§ **Work to complete**: Go through the entries below and print, exactly, the lines starting at the one with "Hash: size=7, h(k)=k" and ending at the one with "Master Theorem: T(n)", keeping both ends and no others.

*** Recorded data ***

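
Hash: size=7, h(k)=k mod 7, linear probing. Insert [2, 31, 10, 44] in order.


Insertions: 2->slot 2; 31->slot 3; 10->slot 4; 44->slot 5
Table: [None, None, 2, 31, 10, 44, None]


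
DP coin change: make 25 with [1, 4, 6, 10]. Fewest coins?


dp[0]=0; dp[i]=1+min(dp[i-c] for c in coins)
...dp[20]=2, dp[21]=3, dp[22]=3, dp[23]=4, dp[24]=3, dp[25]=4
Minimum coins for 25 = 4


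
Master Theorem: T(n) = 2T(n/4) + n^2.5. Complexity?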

***
*** Recorded data ***

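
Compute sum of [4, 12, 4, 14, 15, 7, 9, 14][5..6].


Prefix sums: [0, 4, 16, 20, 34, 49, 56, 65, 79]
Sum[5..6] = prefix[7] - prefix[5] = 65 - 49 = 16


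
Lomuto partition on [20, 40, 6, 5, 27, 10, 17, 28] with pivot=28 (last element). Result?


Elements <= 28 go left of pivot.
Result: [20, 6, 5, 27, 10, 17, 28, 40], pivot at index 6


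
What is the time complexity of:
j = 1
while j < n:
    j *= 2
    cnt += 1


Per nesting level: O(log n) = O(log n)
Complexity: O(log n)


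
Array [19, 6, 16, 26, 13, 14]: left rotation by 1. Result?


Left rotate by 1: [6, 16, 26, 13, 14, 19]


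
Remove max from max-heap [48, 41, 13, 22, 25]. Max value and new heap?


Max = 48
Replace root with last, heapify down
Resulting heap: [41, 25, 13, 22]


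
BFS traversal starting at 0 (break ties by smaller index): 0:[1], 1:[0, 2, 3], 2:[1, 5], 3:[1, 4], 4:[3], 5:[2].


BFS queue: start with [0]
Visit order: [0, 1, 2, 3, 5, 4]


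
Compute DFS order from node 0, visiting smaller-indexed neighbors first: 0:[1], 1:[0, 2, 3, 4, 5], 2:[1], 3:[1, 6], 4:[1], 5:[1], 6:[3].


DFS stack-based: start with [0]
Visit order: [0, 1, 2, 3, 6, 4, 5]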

***
*** Recorded data ***

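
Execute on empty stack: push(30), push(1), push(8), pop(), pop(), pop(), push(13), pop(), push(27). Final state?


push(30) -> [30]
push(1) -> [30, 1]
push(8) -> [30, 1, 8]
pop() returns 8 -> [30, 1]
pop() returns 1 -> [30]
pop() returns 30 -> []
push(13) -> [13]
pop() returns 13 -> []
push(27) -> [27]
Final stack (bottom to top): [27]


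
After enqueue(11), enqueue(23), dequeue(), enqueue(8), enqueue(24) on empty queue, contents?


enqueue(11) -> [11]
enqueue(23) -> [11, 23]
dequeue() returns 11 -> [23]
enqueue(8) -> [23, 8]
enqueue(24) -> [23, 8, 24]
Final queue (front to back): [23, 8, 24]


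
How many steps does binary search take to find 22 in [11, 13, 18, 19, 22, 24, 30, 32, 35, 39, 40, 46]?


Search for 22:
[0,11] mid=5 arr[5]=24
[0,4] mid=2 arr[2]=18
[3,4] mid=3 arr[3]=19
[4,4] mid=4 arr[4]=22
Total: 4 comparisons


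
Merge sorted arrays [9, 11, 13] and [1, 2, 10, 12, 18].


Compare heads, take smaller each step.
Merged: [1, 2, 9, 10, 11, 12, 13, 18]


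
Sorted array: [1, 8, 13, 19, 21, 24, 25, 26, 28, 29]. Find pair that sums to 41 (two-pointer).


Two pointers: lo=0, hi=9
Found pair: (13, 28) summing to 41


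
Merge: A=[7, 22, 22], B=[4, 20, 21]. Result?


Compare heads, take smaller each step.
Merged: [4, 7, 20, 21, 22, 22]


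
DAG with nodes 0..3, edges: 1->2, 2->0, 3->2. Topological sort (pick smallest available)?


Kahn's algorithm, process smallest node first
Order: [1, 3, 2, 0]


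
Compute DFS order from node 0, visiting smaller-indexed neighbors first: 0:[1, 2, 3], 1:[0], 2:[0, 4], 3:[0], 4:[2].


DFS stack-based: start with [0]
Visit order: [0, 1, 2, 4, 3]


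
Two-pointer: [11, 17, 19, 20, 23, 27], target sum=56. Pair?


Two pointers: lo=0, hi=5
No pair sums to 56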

***

§ **Response area**:
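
Hash: size=7, h(k)=k mod 7, linear probing. Insert [2, 31, 10, 44] in order.


Insertions: 2->slot 2; 31->slot 3; 10->slot 4; 44->slot 5
Table: [None, None, 2, 31, 10, 44, None]


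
DP coin change: make 25 with [1, 4, 6, 10]. Fewest coins?


dp[0]=0; dp[i]=1+min(dp[i-c] for c in coins)
...dp[20]=2, dp[21]=3, dp[22]=3, dp[23]=4, dp[24]=3, dp[25]=4
Minimum coins for 25 = 4


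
Master Theorem: T(n) = 2T(n/4) + n^2.5. Complexity?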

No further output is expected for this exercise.